* [Exercise brief] Entries follow. Give back exactly the lines starting at the one containing "C2H6O(g) + C3H8(g)" and ending at the one containing "2 C(s) + 3 H2(g)", and no other lines.

* [Exercise input]

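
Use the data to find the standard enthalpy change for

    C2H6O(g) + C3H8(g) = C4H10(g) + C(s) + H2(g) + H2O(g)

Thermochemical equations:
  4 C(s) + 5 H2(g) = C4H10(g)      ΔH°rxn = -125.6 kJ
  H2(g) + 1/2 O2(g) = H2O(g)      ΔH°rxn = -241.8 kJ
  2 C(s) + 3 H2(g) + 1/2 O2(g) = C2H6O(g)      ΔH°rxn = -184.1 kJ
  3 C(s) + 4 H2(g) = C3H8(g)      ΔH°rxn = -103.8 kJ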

* [Result of the exercise]
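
    C2H6O(g) + C3H8(g) = C4H10(g) + C(s) + H2(g) + H2O(g)

Thermochemical equations:
  4 C(s) + 5 H2(g) = C4H10(g)      ΔH°rxn = -125.6 kJ
  H2(g) + 1/2 O2(g) = H2O(g)      ΔH°rxn = -241.8 kJ
  2 C(s) + 3 H2(g) + 1/2 O2(g) = C2H6O(g)      ΔH°rxn = -184.1 kJ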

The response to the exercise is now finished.